(Items from a dataset)
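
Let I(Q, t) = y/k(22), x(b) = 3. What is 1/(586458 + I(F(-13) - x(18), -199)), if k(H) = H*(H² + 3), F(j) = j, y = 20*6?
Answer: 5357/3141655566 ≈ 1.7052e-6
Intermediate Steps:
y = 120
k(H) = H*(3 + H²)
I(Q, t) = 60/5357 (I(Q, t) = 120/((22*(3 + 22²))) = 120/((22*(3 + 484))) = 120/((22*487)) = 120/10714 = 120*(1/10714) = 60/5357)
1/(586458 + I(F(-13) - x(18), -199)) = 1/(586458 + 60/5357) = 1/(3141655566/5357) = 5357/3141655566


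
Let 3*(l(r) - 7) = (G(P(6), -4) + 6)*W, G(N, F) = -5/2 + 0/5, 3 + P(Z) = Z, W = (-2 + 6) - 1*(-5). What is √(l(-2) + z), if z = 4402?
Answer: √17678/2 ≈ 66.479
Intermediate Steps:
W = 9 (W = 4 + 5 = 9)
P(Z) = -3 + Z
G(N, F) = -5/2 (G(N, F) = -5*½ + 0*(⅕) = -5/2 + 0 = -5/2)
l(r) = 35/2 (l(r) = 7 + ((-5/2 + 6)*9)/3 = 7 + ((7/2)*9)/3 = 7 + (⅓)*(63/2) = 7 + 21/2 = 35/2)
√(l(-2) + z) = √(35/2 + 4402) = √(8839/2) = √17678/2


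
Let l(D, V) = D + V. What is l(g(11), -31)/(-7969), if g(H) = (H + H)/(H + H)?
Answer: 30/7969 ≈ 0.0037646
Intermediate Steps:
g(H) = 1 (g(H) = (2*H)/((2*H)) = (2*H)*(1/(2*H)) = 1)
l(g(11), -31)/(-7969) = (1 - 31)/(-7969) = -30*(-1/7969) = 30/7969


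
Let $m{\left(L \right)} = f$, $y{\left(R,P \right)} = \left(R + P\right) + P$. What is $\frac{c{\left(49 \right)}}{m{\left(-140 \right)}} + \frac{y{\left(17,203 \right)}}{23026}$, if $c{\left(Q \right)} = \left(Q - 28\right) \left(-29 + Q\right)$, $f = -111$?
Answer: $- \frac{3207989}{851962} \approx -3.7654$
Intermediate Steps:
$y{\left(R,P \right)} = R + 2 P$ ($y{\left(R,P \right)} = \left(P + R\right) + P = R + 2 P$)
$m{\left(L \right)} = -111$
$c{\left(Q \right)} = \left(-29 + Q\right) \left(-28 + Q\right)$ ($c{\left(Q \right)} = \left(-28 + Q\right) \left(-29 + Q\right) = \left(-29 + Q\right) \left(-28 + Q\right)$)
$\frac{c{\left(49 \right)}}{m{\left(-140 \right)}} + \frac{y{\left(17,203 \right)}}{23026} = \frac{812 + 49^{2} - 2793}{-111} + \frac{17 + 2 \cdot 203}{23026} = \left(812 + 2401 - 2793\right) \left(- \frac{1}{111}\right) + \left(17 + 406\right) \frac{1}{23026} = 420 \left(- \frac{1}{111}\right) + 423 \cdot \frac{1}{23026} = - \frac{140}{37} + \frac{423}{23026} = - \frac{3207989}{851962}$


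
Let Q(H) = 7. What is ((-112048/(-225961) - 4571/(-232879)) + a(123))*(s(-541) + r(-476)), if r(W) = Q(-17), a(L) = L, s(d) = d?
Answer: -3470775621402240/52621571719 ≈ -65957.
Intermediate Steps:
r(W) = 7
((-112048/(-225961) - 4571/(-232879)) + a(123))*(s(-541) + r(-476)) = ((-112048/(-225961) - 4571/(-232879)) + 123)*(-541 + 7) = ((-112048*(-1/225961) - 4571*(-1/232879)) + 123)*(-534) = ((112048/225961 + 4571/232879) + 123)*(-534) = (27126493923/52621571719 + 123)*(-534) = (6499579815360/52621571719)*(-534) = -3470775621402240/52621571719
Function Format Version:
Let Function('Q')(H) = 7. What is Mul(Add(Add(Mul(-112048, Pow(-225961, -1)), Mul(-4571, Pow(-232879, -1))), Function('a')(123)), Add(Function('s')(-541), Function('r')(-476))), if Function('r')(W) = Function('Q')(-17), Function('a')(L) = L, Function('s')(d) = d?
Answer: Rational(-3470775621402240, 52621571719) ≈ -65957.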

*YOUR GOAL*. The line containing "Let Q(H) = 7." and every line after it, through the end of the records, should be repeated exactly and alone.

*FINISHED TASK*.
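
Let Q(H) = 7. What is ((-112048/(-225961) - 4571/(-232879)) + a(123))*(s(-541) + r(-476)), if r(W) = Q(-17), a(L) = L, s(d) = d?
Answer: -3470775621402240/52621571719 ≈ -65957.
Intermediate Steps:
r(W) = 7
((-112048/(-225961) - 4571/(-232879)) + a(123))*(s(-541) + r(-476)) = ((-112048/(-225961) - 4571/(-232879)) + 123)*(-541 + 7) = ((-112048*(-1/225961) - 4571*(-1/232879)) + 123)*(-534) = ((112048/225961 + 4571/232879) + 123)*(-534) = (27126493923/52621571719 + 123)*(-534) = (6499579815360/52621571719)*(-534) = -3470775621402240/52621571719
Function Format Version:
Let Function('Q')(H) = 7. What is Mul(Add(Add(Mul(-112048, Pow(-225961, -1)), Mul(-4571, Pow(-232879, -1))), Function('a')(123)), Add(Function('s')(-541), Function('r')(-476))), if Function('r')(W) = Function('Q')(-17), Function('a')(L) = L, Function('s')(d) = d?
Answer: Rational(-3470775621402240, 52621571719) ≈ -65957.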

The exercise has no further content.